--- PROVIDED MATERIAL ---

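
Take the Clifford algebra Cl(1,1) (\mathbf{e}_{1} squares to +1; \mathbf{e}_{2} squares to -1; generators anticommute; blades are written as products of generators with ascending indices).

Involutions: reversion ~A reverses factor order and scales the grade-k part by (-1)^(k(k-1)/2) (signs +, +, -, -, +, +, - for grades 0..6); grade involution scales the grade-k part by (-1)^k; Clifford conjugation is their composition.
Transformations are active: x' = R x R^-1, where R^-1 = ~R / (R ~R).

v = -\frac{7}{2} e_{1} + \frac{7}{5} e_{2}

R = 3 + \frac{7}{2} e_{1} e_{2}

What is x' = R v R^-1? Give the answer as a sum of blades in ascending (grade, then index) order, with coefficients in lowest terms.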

---

Print all the lines exactly as they occur in the listing.

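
Take the Clifford algebra Cl(1,1) (\mathbf{e}_{1} squares to +1; \mathbf{e}_{2} squares to -1; generators anticommute; blades are written as products of generators with ascending indices).

Involutions: reversion ~A reverses factor order and scales the grade-k part by (-1)^(k(k-1)/2) (signs +, +, -, -, +, +, - for grades 0..6); grade involution scales the grade-k part by (-1)^k; Clifford conjugation is their composition.
Transformations are active: x' = R x R^-1, where R^-1 = ~R / (R ~R).

v = -\frac{7}{2} e_{1} + \frac{7}{5} e_{2}

R = 3 + \frac{7}{2} e_{1} e_{2}

What is x' = R v R^-1? Give the answer as a sum of blades in ascending (grade, then index) order, with coefficients in lowest terms.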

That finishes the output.